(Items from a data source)
----------

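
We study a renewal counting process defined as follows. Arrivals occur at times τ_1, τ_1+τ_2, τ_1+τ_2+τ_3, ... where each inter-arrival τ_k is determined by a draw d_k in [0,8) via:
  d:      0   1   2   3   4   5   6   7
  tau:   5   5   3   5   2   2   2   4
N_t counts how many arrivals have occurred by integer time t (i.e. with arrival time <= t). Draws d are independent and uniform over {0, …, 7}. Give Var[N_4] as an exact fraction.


Inter-arrival values over d=0..7: [5, 5, 3, 5, 2, 2, 2, 4]
Each d has probability 1/8, so the pmf of τ is: f(2) = 3/8, f(3) = 1/8, f(4) = 1/8, f(5) = 3/8
Let p_n(j) = P(N_n = j), with p_0 = [1]. Condition on τ_1: p_n(0) = P(τ > n), and for j >= 1, p_n(j) = Σ_{k<=n} f(k)·p_{n−k}(j−1)
p_1 = [1]  (j = 0)
p_2 = [5/8, 3/8]  (j = 0..1)
p_3 = [1/2, 1/2]  (j = 0..1)
p_4 = [3/8, 31/64, 9/64]  (j = 0..2)
E[N_4] = Σ j·p_4(j) = 49/64;  E[N_4²] = Σ j²·p_4(j) = 67/64
Var[N_4] = 67/64 − (49/64)² = 1887/4096

1887/4096


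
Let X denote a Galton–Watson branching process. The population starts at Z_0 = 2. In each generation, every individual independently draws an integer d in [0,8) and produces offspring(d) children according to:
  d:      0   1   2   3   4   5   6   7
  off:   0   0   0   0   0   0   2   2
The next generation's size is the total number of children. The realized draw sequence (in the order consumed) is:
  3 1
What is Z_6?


0

gen 0: Z_0=2, draws=[3, 1], offspring=[0, 0], Z_1=0
gen 1: Z_1=0, draws=[], offspring=[], Z_2=0
gen 2: Z_2=0, draws=[], offspring=[], Z_3=0
gen 3: Z_3=0, draws=[], offspring=[], Z_4=0
gen 4: Z_4=0, draws=[], offspring=[], Z_5=0
gen 5: Z_5=0, draws=[], offspring=[], Z_6=0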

----------

### WHAT IS BEING ASKED
Count the lines in the data that contain the string "process", and give nothing but that number.

### RESPONSE BELOW
2